▸ **Source data**:
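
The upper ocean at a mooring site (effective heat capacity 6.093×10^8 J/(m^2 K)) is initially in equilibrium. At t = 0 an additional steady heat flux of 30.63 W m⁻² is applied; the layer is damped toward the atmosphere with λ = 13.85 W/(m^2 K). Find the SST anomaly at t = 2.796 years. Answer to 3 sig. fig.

Areal heat capacity C = 6.093×10^8 J/(m^2 K) (given).
τ = C / λ = 6.09×10^8 / 13.85 = 4.40×10^7 s.
Equilibrium anomaly ΔT_eq = F / λ = 30.63 / 13.85 = 2.21 K.
t = 2.796 years = 8.82×10^7 s, so t/τ = 2.01.
ΔT(t) = ΔT_eq (1 − e^(−t/τ)) = 2.21 × (1 − e^−2.01) = 1.91 K.

1.91 K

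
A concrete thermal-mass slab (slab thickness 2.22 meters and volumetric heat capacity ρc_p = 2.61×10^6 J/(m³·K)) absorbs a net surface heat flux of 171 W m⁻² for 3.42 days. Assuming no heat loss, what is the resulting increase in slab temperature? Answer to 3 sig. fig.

8.72 K

Areal heat capacity C = ρc_p × D = 2.61×10^6 × 2.22 = 5.79×10^6 J m⁻² K⁻¹.
Net heat input Q = F Δt = 171 × (3.42 days × 86400 s/day) = 5.05×10^7 J/m².
ΔT = Q / C = 5.05×10^7 / 5.79×10^6 = 8.72 K.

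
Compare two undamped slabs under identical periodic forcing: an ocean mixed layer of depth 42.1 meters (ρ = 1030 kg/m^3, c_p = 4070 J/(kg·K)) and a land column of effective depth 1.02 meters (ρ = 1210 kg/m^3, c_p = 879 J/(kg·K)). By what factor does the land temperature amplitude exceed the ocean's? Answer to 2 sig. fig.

160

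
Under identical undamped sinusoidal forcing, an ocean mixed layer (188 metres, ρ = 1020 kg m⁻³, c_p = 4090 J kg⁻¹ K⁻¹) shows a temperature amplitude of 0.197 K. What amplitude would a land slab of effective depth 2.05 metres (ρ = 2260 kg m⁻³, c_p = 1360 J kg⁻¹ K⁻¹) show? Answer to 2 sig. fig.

25 K

C_ocean = 7.84×10^8 J/(m²·K); C_land = 6.30×10^6 J/(m²·K).
A ∝ 1/C ⇒ A_land = A_ocean × C_ocean/C_land = 0.197 × 124 = 24.5 K.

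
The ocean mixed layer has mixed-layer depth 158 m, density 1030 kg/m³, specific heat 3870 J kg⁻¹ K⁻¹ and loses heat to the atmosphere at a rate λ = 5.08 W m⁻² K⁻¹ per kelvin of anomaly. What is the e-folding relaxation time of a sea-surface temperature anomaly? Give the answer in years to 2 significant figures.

Areal heat capacity C = ρ c_p D = 1030 × 3870 × 158 = 6.30×10^8 J/(m^2 K).
Relaxation time τ = C / λ = 6.30×10^8 / 5.08 = 1.24×10^8 s.
In years: 1.24×10^8 s / (3.156×10^7 s/year) = 3.93 years.

3.9 years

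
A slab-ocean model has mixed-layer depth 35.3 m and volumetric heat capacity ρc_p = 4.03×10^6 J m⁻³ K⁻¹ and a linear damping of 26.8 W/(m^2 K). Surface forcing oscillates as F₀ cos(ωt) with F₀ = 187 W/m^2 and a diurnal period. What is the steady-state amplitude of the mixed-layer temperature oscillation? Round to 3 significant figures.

0.0181 K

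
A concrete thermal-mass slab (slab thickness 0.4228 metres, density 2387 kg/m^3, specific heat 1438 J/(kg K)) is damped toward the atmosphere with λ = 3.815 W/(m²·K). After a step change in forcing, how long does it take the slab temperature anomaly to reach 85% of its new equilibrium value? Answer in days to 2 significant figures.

8.4 days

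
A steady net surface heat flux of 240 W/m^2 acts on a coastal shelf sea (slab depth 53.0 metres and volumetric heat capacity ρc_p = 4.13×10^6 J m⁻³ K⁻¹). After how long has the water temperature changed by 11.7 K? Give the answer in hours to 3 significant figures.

Areal heat capacity C = ρc_p × D = 4.13×10^6 × 53.0 = 2.19×10^8 J/(m²·K).
Time required: Δt = C ΔT / F = 2.19×10^8 × 11.7 / 240 = 1.07×10^7 s.
In hours: 1.07×10^7 s / (3600 s/hour) = 2960 hours.

2960 hours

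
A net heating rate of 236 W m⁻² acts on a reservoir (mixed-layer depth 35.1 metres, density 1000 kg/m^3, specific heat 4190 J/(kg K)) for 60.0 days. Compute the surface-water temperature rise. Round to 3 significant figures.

Areal heat capacity C = ρ c_p D = 1000 × 4190 × 35.1 = 1.47×10^8 J/(m^2 K).
Net heat input Q = F Δt = 236 × (60.0 days × 86400 s/day) = 1.22×10^9 J/m².
ΔT = Q / C = 1.22×10^9 / 1.47×10^8 = 8.32 K.

8.32 K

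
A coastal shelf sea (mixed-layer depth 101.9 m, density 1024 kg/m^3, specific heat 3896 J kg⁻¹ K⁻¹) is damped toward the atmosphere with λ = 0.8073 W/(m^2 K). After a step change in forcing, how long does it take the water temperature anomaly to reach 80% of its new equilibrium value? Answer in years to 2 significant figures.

Areal heat capacity C = ρ c_p D = 1024 × 3896 × 101.9 = 4.07×10^8 J/(m^2 K).
τ = C / λ = 4.07×10^8 / 0.8073 = 5.04×10^8 s.
Fraction reached: 1 − e^(−t/τ) = 0.80 ⇒ t = −τ ln(1 − 0.80) = τ × 1.61.
t = 8.10×10^8 s = 25.7 years.

26 years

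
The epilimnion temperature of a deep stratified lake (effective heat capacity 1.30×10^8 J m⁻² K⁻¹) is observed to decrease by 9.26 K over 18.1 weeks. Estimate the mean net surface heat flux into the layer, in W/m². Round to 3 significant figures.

Areal heat capacity C = 1.30×10^8 J m⁻² K⁻¹ (given).
Required heat per unit area: Q = C ΔT = 1.30×10^8 × -9.26 = -1.20×10^9 J/m².
Flux F = Q / Δt = -1.20×10^9 / 1.09×10^7 s = -110 W/m².

-110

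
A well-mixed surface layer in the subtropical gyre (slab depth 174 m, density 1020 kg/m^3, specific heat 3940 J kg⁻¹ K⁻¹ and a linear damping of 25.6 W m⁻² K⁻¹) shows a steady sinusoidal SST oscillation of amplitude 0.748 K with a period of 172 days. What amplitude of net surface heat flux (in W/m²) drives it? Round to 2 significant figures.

220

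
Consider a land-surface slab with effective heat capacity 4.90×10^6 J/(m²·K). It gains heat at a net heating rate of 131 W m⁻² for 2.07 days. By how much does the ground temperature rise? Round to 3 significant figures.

Areal heat capacity C = 4.90×10^6 J/(m²·K) (given).
Net heat input Q = F Δt = 131 × (2.07 days × 86400 s/day) = 2.34×10^7 J/m².
ΔT = Q / C = 2.34×10^7 / 4.90×10^6 = 4.78 K.

4.78 K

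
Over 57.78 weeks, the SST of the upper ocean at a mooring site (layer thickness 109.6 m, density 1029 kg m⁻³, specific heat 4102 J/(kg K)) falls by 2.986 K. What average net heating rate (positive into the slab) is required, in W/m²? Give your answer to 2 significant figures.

Areal heat capacity C = ρ c_p D = 1029 × 4102 × 109.6 = 4.63×10^8 J m⁻² K⁻¹.
Required heat per unit area: Q = C ΔT = 4.63×10^8 × -2.986 = -1.38×10^9 J/m².
Flux F = Q / Δt = -1.38×10^9 / 3.49×10^7 s = -39.5 W/m².

-40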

▸ **What is expected**: Write out exactly each line of the entries, starting at the one containing "The epilimnion temperature" and finishing with the last line.

▸ **Solution to the problem**:
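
The epilimnion temperature of a deep stratified lake (effective heat capacity 1.30×10^8 J m⁻² K⁻¹) is observed to decrease by 9.26 K over 18.1 weeks. Estimate the mean net surface heat flux into the layer, in W/m². Round to 3 significant figures.

Areal heat capacity C = 1.30×10^8 J m⁻² K⁻¹ (given).
Required heat per unit area: Q = C ΔT = 1.30×10^8 × -9.26 = -1.20×10^9 J/m².
Flux F = Q / Δt = -1.20×10^9 / 1.09×10^7 s = -110 W/m².

-110

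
A well-mixed surface layer in the subtropical gyre (slab depth 174 m, density 1020 kg/m^3, specific heat 3940 J kg⁻¹ K⁻¹ and a linear damping of 25.6 W m⁻² K⁻¹) shows a steady sinusoidal SST oscillation of amplitude 0.748 K with a period of 172 days. What amplitude of net surface heat flux (in W/m²) drives it? Round to 2 significant figures.

220

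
Consider a land-surface slab with effective heat capacity 4.90×10^6 J/(m²·K). It gains heat at a net heating rate of 131 W m⁻² for 2.07 days. By how much does the ground temperature rise? Round to 3 significant figures.

Areal heat capacity C = 4.90×10^6 J/(m²·K) (given).
Net heat input Q = F Δt = 131 × (2.07 days × 86400 s/day) = 2.34×10^7 J/m².
ΔT = Q / C = 2.34×10^7 / 4.90×10^6 = 4.78 K.

4.78 K

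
Over 57.78 weeks, the SST of the upper ocean at a mooring site (layer thickness 109.6 m, density 1029 kg m⁻³, specific heat 4102 J/(kg K)) falls by 2.986 K. What average net heating rate (positive into the slab) is required, in W/m²? Give your answer to 2 significant figures.

Areal heat capacity C = ρ c_p D = 1029 × 4102 × 109.6 = 4.63×10^8 J m⁻² K⁻¹.
Required heat per unit area: Q = C ΔT = 4.63×10^8 × -2.986 = -1.38×10^9 J/m².
Flux F = Q / Δt = -1.38×10^9 / 3.49×10^7 s = -39.5 W/m².

-40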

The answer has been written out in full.